(DATA SHOWN begins)

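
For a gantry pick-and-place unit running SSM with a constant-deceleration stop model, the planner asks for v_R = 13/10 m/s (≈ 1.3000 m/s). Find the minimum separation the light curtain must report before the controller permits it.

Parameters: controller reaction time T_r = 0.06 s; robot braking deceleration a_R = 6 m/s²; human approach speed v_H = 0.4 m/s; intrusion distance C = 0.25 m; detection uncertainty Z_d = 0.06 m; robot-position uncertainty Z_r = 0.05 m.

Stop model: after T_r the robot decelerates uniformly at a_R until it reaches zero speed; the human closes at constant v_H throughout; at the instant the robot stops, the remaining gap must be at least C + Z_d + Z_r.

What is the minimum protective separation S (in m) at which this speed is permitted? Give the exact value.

stop time T_s = (13/10)/6 = 0.2167 s
robot covers v_R·T_r = 1.3000·0.0600 = 0.0780 m before braking
robot under decel: 1.3000²/(2·6.0000) = 0.1408 m
human closes 0.4000·0.2767 = 0.1107 m
margins: 0.2500+0.0600+0.0500 = 0.3600 m
S_min ≈ 0.0780+0.1408+0.1107+0.3600  ⇒  S_min = 1379/2000 m

S_min = 1379/2000 m = 0.6895 m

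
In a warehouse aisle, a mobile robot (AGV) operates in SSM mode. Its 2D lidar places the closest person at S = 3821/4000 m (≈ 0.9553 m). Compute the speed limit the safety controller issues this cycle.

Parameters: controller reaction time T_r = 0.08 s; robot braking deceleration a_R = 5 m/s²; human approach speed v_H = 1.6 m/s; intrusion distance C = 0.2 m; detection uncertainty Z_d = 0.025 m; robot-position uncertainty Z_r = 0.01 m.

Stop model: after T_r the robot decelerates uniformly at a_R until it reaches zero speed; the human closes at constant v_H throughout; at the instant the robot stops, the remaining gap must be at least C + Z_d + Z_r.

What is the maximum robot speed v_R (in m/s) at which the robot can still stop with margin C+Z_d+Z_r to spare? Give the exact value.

quadratic (1/10)·v² + (2/5)·v + (-2369/4000) = 0
  disc = (2/5)² − 4·(1/10)·(-2369/4000) = 3969/10000 ; √disc = 63/100
  v_R = (−(2/5) + 63/100) / (2·(1/10)) = 23/20 m/s
check:
stop time T_s = (23/20)/5 = 0.2300 s
reaction-phase robot travel = 1.1500·0.0800 = 0.0920 m
robot under decel: 1.1500²/(2·5.0000) = 0.1323 m
person approaches 1.6000·(0.0800+0.2300) = 0.4960 m
C+Z_d+Z_r = 0.2000+0.0250+0.0100 = 0.2350 m
sum ≈ 0.0920+0.1323+0.4960+0.2350 ≈ 0.9553 m = S ✓

v_R_max = 23/20 m/s = 1.1500 m/s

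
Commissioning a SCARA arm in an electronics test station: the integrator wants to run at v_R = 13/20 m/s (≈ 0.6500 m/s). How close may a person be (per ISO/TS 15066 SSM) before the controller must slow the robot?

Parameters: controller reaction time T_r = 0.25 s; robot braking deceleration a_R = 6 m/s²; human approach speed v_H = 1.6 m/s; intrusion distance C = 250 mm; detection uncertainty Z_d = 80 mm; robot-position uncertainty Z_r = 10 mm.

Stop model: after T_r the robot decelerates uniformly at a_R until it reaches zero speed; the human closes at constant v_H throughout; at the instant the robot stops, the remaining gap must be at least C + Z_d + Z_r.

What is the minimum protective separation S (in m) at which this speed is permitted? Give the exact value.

braking lasts T_s = (13/20)/6 = 0.1083 s
robot in T_r: 0.6500·0.2500 = 0.1625 m
braking distance = 0.6500²/(2·6.0000) = 0.0352 m
human over T_r+T_s: 1.6000·(0.2500+0.1083) = 0.5733 m
C+Z_d+Z_r = 0.2500+0.0800+0.0100 = 0.3400 m
S_min ≈ 0.1625+0.0352+0.5733+0.3400  ⇒  S_min = 5333/4800 m

S_min = 5333/4800 m = 1.1110 m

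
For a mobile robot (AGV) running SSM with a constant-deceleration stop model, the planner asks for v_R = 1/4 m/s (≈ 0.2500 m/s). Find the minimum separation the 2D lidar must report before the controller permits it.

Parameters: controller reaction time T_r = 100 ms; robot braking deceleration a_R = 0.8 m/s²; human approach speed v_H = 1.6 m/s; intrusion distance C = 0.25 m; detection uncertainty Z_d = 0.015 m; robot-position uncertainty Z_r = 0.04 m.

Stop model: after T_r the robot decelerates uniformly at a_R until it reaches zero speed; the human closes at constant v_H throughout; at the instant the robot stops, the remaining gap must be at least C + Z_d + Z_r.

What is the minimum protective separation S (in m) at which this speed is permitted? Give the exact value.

T_s = v_R/a_R = (1/4)/(4/5) = 0.3125 s
reaction-phase robot travel = 0.2500·0.1000 = 0.0250 m
braking distance = 0.2500²/(2·0.8000) = 0.0391 m
person approaches 1.6000·(0.1000+0.3125) = 0.6600 m
C+Z_d+Z_r = 0.2500+0.0150+0.0400 = 0.3050 m
S_min ≈ 0.0250+0.0391+0.6600+0.3050  ⇒  S_min = 3293/3200 m

S_min = 3293/3200 m = 1.0291 m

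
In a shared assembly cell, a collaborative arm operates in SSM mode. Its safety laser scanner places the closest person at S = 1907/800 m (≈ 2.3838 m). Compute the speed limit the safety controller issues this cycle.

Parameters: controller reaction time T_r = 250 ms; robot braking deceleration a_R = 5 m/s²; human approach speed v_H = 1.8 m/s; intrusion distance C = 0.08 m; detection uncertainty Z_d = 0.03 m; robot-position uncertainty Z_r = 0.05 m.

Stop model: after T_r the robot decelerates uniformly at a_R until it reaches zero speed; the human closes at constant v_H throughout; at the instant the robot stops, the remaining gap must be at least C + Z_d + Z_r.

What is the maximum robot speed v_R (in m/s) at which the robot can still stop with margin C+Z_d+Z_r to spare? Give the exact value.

collect terms ⇒ (1/10)·v_R² + (61/100)·v_R + (-1419/800) = 0
  disc = (61/100)² − 4·(1/10)·(-1419/800) = 676/625 ; √disc = 26/25
  v_R = (−(61/100) + 26/25) / (2·(1/10)) = 43/20 m/s
check:
T_s = v_R/a_R = (43/20)/5 = 0.4300 s
robot covers v_R·T_r = 2.1500·0.2500 = 0.5375 m before braking
robot under decel: 2.1500²/(2·5.0000) = 0.4622 m
person approaches 1.8000·(0.2500+0.4300) = 1.2240 m
residual clearance needed = 0.0800+0.0300+0.0500 = 0.1600 m
sum ≈ 0.5375+0.4622+1.2240+0.1600 ≈ 2.3838 m = S ✓

v_R_max = 43/20 m/s = 2.1500 m/s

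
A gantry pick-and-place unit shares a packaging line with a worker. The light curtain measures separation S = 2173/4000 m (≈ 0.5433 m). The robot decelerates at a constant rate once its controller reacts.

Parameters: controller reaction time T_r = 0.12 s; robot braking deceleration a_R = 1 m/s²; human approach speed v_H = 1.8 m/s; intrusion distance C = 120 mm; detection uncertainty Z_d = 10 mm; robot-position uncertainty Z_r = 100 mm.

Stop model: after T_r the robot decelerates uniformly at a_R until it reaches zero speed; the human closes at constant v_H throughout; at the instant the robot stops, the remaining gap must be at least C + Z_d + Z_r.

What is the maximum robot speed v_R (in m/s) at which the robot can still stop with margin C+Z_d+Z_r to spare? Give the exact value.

v_R_max = 1/20 m/s = 0.0500 m/s

at the boundary: (1/2)·v² + (48/25)·v + (-389/4000) = 0
  disc = (48/25)² − 4·(1/2)·(-389/4000) = 38809/10000 ; √disc = 197/100
  v_R = (−(48/25) + 197/100) / (2·(1/2)) = 1/20 m/s
check:
T_s = v_R/a_R = (1/20)/1 = 0.0500 s
reaction-phase robot travel = 0.0500·0.1200 = 0.0060 m
robot covers 0.0500·0.0500 − ½·1.0000·0.0500² = 0.0013 m while stopping
human over T_r+T_s: 1.8000·(0.1200+0.0500) = 0.3060 m
margins: 0.1200+0.0100+0.1000 = 0.2300 m
sum ≈ 0.0060+0.0013+0.3060+0.2300 ≈ 0.5433 m = S ✓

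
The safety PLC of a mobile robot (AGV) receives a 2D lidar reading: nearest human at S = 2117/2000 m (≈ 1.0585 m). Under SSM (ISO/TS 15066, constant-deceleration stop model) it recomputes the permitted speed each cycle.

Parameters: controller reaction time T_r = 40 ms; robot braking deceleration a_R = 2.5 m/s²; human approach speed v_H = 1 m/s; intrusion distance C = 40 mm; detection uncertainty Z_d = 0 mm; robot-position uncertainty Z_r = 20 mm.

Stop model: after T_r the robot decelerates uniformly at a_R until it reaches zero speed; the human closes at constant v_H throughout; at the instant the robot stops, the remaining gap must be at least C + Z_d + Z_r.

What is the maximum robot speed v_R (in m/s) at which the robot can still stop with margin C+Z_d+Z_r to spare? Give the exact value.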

(DATA SHOWN ends)

* **TASK DESCRIPTION**
Look through the entries above, and wherever a line holds the string "planner", copy it.

* **SOLUTION TO THE PROBLEM**
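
For a gantry pick-and-place unit running SSM with a constant-deceleration stop model, the planner asks for v_R = 13/10 m/s (≈ 1.3000 m/s). Find the minimum separation the light curtain must report before the controller permits it.
For a mobile robot (AGV) running SSM with a constant-deceleration stop model, the planner asks for v_R = 1/4 m/s (≈ 0.2500 m/s). Find the minimum separation the 2D lidar must report before the controller permits it.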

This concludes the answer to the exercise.